#### [Records from a data source]
********

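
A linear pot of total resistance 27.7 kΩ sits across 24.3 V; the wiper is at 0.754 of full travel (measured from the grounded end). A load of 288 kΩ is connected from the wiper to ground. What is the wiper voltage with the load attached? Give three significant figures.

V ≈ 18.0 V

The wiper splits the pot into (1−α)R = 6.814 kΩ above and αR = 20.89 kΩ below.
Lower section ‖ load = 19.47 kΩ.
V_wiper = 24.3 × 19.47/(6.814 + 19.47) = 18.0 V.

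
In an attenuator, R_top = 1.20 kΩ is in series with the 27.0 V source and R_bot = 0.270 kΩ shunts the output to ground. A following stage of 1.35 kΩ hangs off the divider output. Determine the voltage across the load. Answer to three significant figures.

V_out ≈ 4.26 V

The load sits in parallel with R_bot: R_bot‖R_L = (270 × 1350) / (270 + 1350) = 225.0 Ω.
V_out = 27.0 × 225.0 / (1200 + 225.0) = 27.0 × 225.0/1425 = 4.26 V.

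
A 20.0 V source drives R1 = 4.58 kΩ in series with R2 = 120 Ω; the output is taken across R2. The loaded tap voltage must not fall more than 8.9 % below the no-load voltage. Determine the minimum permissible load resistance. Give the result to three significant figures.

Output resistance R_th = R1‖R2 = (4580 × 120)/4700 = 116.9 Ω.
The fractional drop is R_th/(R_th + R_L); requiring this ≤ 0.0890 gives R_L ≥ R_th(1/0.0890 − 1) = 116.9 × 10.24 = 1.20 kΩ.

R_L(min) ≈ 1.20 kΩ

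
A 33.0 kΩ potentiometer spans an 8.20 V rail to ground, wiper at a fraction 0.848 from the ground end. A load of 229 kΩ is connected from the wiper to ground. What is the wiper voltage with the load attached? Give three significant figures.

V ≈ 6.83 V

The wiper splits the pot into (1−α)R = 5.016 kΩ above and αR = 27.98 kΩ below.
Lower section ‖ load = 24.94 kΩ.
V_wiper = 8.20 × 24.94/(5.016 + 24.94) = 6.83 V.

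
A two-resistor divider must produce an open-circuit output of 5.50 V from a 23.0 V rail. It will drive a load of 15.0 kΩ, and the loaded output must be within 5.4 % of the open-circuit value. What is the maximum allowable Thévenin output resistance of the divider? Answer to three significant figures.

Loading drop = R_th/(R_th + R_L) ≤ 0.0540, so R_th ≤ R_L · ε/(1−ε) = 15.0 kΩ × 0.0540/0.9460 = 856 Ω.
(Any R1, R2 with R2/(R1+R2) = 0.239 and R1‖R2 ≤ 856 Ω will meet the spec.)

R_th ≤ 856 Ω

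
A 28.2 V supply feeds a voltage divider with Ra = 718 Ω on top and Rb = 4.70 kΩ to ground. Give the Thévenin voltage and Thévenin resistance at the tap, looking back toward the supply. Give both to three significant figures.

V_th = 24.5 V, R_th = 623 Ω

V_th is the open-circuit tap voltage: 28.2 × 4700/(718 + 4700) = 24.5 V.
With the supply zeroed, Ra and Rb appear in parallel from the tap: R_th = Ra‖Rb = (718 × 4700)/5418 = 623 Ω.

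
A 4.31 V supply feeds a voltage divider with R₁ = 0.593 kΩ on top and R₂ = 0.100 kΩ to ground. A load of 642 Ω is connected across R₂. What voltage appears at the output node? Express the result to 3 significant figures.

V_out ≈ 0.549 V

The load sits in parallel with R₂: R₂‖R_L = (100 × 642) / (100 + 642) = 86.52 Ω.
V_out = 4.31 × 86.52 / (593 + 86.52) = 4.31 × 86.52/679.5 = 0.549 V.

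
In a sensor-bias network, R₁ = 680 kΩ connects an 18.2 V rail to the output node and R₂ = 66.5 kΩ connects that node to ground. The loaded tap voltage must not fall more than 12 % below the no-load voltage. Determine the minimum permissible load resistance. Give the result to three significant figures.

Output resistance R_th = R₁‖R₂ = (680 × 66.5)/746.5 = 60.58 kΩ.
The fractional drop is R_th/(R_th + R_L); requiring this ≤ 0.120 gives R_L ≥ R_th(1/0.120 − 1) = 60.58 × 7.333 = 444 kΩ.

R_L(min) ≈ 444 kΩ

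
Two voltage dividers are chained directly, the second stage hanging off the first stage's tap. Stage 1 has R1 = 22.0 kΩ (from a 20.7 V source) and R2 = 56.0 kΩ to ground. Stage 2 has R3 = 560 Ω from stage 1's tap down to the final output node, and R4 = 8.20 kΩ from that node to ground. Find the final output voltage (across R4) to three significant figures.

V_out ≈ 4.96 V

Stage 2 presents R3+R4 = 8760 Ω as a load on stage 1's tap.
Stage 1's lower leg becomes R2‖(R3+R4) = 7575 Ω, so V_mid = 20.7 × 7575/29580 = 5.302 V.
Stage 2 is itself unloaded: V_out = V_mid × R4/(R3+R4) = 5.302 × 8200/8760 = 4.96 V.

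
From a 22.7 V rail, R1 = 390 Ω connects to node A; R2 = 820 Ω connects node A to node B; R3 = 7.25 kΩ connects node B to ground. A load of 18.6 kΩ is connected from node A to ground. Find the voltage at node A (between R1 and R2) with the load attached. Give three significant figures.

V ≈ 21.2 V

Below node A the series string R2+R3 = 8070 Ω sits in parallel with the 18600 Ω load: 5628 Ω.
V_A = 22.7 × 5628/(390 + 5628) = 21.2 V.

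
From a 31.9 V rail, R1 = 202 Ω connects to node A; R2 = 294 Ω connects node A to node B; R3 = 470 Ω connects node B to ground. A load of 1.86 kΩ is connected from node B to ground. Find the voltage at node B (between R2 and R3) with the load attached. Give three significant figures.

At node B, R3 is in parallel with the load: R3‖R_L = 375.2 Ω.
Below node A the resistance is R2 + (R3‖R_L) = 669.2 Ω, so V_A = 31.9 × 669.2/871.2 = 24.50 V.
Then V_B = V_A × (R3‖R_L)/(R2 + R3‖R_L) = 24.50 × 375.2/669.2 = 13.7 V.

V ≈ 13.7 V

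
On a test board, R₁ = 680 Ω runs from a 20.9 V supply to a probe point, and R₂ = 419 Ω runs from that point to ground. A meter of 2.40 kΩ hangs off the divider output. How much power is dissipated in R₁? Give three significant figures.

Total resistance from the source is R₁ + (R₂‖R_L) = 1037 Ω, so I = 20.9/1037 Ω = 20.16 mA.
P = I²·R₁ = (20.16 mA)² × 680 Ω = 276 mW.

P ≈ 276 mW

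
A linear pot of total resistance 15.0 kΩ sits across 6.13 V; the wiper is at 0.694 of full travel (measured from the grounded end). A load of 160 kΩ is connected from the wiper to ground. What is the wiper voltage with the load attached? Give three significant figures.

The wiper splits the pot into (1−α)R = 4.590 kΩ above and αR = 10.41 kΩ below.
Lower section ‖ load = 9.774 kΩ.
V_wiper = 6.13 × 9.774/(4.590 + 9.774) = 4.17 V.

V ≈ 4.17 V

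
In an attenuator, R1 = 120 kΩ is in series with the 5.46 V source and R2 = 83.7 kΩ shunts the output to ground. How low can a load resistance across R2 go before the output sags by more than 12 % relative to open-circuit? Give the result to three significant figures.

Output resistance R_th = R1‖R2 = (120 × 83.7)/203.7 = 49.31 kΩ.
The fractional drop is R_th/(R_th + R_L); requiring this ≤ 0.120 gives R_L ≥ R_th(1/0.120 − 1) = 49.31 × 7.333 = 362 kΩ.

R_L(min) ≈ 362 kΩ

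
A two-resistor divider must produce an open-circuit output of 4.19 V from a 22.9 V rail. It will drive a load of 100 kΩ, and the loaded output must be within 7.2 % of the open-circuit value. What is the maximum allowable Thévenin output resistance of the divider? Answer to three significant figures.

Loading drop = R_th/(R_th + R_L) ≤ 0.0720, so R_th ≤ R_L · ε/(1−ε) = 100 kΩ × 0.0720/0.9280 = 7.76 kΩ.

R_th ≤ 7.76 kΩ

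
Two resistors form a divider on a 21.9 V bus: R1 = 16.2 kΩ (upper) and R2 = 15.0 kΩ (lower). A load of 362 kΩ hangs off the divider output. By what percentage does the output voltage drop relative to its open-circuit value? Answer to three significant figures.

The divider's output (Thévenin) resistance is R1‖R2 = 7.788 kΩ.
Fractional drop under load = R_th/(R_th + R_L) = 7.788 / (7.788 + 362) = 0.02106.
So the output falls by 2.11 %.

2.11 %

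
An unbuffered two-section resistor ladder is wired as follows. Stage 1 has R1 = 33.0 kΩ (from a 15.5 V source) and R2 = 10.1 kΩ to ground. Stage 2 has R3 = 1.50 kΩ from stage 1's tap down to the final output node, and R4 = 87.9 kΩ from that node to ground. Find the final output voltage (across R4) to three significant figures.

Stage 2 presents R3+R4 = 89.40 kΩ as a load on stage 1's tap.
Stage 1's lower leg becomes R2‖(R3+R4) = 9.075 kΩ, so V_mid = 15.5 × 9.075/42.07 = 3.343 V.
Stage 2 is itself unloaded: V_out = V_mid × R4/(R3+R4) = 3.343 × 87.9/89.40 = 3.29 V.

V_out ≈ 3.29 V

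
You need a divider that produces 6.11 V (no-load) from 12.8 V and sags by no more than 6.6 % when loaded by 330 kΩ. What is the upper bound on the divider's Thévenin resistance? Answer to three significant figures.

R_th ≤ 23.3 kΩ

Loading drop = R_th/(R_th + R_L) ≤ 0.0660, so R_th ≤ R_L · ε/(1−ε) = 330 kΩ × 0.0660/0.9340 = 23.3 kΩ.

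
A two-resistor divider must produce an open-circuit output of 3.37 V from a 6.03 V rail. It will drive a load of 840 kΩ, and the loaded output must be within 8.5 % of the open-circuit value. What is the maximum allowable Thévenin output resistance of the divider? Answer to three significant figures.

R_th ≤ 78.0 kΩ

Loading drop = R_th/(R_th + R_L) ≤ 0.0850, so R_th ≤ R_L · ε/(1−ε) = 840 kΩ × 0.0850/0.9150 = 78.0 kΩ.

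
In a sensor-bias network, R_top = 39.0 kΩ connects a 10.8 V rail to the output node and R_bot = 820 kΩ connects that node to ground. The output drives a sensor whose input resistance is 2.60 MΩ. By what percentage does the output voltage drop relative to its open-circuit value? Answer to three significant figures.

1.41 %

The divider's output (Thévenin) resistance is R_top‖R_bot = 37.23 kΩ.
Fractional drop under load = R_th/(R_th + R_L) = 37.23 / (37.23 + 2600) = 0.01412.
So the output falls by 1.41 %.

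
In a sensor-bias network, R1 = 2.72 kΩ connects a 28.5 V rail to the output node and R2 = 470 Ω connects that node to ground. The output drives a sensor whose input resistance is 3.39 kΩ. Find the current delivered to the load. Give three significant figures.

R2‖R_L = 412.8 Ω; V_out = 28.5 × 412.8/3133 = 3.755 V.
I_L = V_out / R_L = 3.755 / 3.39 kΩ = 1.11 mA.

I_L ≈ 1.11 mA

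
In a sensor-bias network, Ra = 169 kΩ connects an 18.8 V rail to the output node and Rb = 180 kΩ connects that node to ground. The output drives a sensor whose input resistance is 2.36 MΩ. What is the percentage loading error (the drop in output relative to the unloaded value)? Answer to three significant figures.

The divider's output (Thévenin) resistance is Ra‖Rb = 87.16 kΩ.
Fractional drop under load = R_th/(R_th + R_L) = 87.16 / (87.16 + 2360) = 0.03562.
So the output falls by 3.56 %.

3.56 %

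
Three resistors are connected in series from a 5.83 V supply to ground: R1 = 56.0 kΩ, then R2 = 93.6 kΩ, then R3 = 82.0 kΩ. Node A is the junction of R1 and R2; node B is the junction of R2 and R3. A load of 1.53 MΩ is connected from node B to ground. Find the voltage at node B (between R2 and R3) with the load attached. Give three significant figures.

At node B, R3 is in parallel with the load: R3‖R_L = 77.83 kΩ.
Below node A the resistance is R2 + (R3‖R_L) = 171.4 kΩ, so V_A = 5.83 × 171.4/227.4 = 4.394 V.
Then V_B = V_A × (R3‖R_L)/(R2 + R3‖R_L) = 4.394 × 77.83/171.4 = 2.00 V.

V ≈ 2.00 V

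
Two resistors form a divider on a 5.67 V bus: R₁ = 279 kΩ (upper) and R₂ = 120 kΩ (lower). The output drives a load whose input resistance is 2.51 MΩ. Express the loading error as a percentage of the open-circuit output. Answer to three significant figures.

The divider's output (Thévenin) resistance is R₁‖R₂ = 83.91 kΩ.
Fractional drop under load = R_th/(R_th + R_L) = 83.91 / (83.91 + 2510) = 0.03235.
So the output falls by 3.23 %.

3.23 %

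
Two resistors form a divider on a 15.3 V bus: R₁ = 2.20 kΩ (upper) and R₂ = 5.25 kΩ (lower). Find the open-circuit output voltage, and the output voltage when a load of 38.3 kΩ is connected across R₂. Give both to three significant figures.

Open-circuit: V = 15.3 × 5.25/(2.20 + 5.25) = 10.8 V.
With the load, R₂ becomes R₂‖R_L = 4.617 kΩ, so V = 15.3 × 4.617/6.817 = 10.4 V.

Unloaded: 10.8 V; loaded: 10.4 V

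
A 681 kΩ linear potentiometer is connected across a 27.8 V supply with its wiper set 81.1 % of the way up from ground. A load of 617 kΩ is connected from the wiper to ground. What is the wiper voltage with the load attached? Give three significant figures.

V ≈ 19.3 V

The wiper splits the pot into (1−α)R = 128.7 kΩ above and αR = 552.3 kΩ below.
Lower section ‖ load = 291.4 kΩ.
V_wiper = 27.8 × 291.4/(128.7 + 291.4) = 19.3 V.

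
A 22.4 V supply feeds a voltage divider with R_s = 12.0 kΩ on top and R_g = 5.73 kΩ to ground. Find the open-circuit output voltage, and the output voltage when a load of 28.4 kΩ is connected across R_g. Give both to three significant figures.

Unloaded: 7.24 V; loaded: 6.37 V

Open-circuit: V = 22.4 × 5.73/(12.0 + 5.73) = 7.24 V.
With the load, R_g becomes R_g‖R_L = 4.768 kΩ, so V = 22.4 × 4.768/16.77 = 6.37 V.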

********

#### [EXERCISE DETAILS]
Nothing but the lines from the one with "Two resistors form a divider on a 5.67" through the last line of the entries should be repeated, and those exactly.

#### [EXERCISE RESULT]
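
Two resistors form a divider on a 5.67 V bus: R₁ = 279 kΩ (upper) and R₂ = 120 kΩ (lower). The output drives a load whose input resistance is 2.51 MΩ. Express the loading error as a percentage of the open-circuit output. Answer to three significant figures.

The divider's output (Thévenin) resistance is R₁‖R₂ = 83.91 kΩ.
Fractional drop under load = R_th/(R_th + R_L) = 83.91 / (83.91 + 2510) = 0.03235.
So the output falls by 3.23 %.

3.23 %

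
Two resistors form a divider on a 15.3 V bus: R₁ = 2.20 kΩ (upper) and R₂ = 5.25 kΩ (lower). Find the open-circuit output voltage, and the output voltage when a load of 38.3 kΩ is connected across R₂. Give both to three significant figures.

Open-circuit: V = 15.3 × 5.25/(2.20 + 5.25) = 10.8 V.
With the load, R₂ becomes R₂‖R_L = 4.617 kΩ, so V = 15.3 × 4.617/6.817 = 10.4 V.

Unloaded: 10.8 V; loaded: 10.4 V

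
A 681 kΩ linear potentiometer is connected across a 27.8 V supply with its wiper set 81.1 % of the way up from ground. A load of 617 kΩ is connected from the wiper to ground. What is the wiper voltage with the load attached? Give three significant figures.

V ≈ 19.3 V

The wiper splits the pot into (1−α)R = 128.7 kΩ above and αR = 552.3 kΩ below.
Lower section ‖ load = 291.4 kΩ.
V_wiper = 27.8 × 291.4/(128.7 + 291.4) = 19.3 V.

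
A 22.4 V supply feeds a voltage divider with R_s = 12.0 kΩ on top and R_g = 5.73 kΩ to ground. Find the open-circuit output voltage, and the output voltage when a load of 28.4 kΩ is connected across R_g. Give both to three significant figures.

Unloaded: 7.24 V; loaded: 6.37 V

Open-circuit: V = 22.4 × 5.73/(12.0 + 5.73) = 7.24 V.
With the load, R_g becomes R_g‖R_L = 4.768 kΩ, so V = 22.4 × 4.768/16.77 = 6.37 V.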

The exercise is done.